_MATERIAL SUPPLIED_
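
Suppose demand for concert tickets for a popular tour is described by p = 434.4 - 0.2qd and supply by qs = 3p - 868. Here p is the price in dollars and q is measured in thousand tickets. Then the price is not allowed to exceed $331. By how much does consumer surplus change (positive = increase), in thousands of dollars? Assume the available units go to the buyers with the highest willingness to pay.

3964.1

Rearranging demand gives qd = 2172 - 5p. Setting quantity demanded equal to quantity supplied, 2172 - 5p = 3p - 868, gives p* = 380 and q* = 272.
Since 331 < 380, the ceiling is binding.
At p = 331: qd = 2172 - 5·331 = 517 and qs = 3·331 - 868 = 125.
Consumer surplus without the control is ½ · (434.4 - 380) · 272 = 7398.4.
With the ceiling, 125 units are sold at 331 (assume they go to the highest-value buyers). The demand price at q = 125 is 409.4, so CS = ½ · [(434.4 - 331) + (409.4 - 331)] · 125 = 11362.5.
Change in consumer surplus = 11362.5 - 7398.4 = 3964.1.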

_EXERCISE DIRECTIONS_
Please repeat every entry, exactly as it was written.

_ANSWER TO THIS EXERCISE_
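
Suppose demand for concert tickets for a popular tour is described by p = 434.4 - 0.2qd and supply by qs = 3p - 868. Here p is the price in dollars and q is measured in thousand tickets. Then the price is not allowed to exceed $331. By how much does consumer surplus change (positive = increase), in thousands of dollars? Assume the available units go to the buyers with the highest willingness to pay.

3964.1

Rearranging demand gives qd = 2172 - 5p. Setting quantity demanded equal to quantity supplied, 2172 - 5p = 3p - 868, gives p* = 380 and q* = 272.
Since 331 < 380, the ceiling is binding.
At p = 331: qd = 2172 - 5·331 = 517 and qs = 3·331 - 868 = 125.
Consumer surplus without the control is ½ · (434.4 - 380) · 272 = 7398.4.
With the ceiling, 125 units are sold at 331 (assume they go to the highest-value buyers). The demand price at q = 125 is 409.4, so CS = ½ · [(434.4 - 331) + (409.4 - 331)] · 125 = 11362.5.
Change in consumer surplus = 11362.5 - 7398.4 = 3964.1.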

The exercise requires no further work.